● **Work request**:
A complete answer includes every line below with the word "swapcase".

● **Given data**:

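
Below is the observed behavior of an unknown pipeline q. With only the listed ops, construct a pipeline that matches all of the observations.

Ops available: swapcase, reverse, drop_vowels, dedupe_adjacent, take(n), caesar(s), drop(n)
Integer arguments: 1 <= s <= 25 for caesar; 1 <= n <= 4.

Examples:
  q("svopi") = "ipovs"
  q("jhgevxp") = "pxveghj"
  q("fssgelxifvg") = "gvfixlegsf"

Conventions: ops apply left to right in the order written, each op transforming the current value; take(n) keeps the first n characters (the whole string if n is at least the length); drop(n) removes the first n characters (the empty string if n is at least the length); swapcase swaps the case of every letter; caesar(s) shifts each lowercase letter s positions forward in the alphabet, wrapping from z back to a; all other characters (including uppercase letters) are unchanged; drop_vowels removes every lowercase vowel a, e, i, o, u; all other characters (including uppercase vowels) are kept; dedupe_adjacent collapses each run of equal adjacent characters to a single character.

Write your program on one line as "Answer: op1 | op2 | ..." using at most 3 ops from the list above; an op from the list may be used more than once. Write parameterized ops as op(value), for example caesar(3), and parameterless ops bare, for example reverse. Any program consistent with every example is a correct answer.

dedupe_adjacent | reverse

Check, running the answer program on each example:
  "svopi" -> "svopi" -> "ipovs"
  "jhgevxp" -> "jhgevxp" -> "pxveghj"
  "fssgelxifvg" -> "fsgelxifvg" -> "gvfixlegsf"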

● **Solution for this exercise**:
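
Ops available: swapcase, reverse, drop_vowels, dedupe_adjacent, take(n), caesar(s), drop(n)
Conventions: ops apply left to right in the order written, each op transforming the current value; take(n) keeps the first n characters (the whole string if n is at least the length); drop(n) removes the first n characters (the empty string if n is at least the length); swapcase swaps the case of every letter; caesar(s) shifts each lowercase letter s positions forward in the alphabet, wrapping from z back to a; all other characters (including uppercase letters) are unchanged; drop_vowels removes every lowercase vowel a, e, i, o, u; all other characters (including uppercase vowels) are kept; dedupe_adjacent collapses each run of equal adjacent characters to a single character.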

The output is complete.